▶ _Exercise_
Keep every line in which "literal" occurs and drop the rest of the data.

▶ _Material provided_
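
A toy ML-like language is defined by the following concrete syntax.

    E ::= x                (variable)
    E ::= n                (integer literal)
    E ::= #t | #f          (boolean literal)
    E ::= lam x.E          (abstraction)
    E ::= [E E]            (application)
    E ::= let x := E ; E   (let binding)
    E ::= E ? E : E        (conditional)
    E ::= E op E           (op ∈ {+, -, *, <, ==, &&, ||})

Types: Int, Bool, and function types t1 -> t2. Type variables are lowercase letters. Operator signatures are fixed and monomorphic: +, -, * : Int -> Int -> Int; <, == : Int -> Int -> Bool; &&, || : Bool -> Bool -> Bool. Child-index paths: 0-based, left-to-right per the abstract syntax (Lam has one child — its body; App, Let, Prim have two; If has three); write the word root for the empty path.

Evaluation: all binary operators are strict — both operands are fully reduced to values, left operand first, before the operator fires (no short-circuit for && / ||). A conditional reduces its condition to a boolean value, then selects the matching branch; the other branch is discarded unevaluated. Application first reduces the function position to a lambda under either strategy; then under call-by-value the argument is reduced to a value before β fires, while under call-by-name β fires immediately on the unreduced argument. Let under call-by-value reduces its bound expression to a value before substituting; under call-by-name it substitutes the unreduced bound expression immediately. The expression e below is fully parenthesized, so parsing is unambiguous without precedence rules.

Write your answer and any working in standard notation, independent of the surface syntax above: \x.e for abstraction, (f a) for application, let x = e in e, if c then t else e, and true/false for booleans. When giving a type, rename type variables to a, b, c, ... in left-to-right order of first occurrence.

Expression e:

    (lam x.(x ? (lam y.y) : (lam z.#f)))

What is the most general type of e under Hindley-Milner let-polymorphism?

Answer: Bool -> Bool -> Bool

Derivation:
x : a
  unify a ~ Bool
y : b
\y._ : b -> b
\z._ : c -> Bool
  unify b -> b ~ c -> Bool
  unify b ~ c
  unify c ~ Bool
\x._ : Bool -> Bool -> Bool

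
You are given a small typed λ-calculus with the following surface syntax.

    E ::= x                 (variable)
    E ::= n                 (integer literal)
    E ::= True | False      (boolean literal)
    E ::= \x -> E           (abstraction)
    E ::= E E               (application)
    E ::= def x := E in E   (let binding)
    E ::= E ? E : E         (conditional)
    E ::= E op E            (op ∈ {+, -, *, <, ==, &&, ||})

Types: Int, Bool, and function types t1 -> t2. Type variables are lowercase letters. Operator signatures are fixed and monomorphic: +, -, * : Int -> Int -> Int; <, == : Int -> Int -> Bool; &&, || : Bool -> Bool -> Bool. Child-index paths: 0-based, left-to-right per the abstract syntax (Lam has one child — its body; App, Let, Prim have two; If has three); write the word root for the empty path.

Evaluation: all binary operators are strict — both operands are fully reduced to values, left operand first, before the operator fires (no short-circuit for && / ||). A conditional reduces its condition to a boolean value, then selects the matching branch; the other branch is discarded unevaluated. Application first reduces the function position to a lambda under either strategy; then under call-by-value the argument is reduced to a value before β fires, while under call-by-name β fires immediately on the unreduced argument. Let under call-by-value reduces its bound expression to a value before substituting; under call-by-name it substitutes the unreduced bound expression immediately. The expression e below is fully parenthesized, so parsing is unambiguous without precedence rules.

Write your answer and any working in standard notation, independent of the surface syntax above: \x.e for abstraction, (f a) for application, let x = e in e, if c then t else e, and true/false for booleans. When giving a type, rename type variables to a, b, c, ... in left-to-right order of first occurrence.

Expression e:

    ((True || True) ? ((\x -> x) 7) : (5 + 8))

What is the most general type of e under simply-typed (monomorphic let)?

Trace:
  unify Bool ~ Bool
  unify Bool ~ Bool
  unify Bool ~ Bool
x : a
\x._ : a -> a
  unify a -> a ~ Int -> b
  unify a ~ Int
  unify Int ~ b
_ _ : Int
  unify Int ~ Int
  unify Int ~ Int
  unify Int ~ Int

Answer: Int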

▶ _Solved exercise_
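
    E ::= n                (integer literal)
    E ::= #t | #f          (boolean literal)
    E ::= n                 (integer literal)
    E ::= True | False      (boolean literal)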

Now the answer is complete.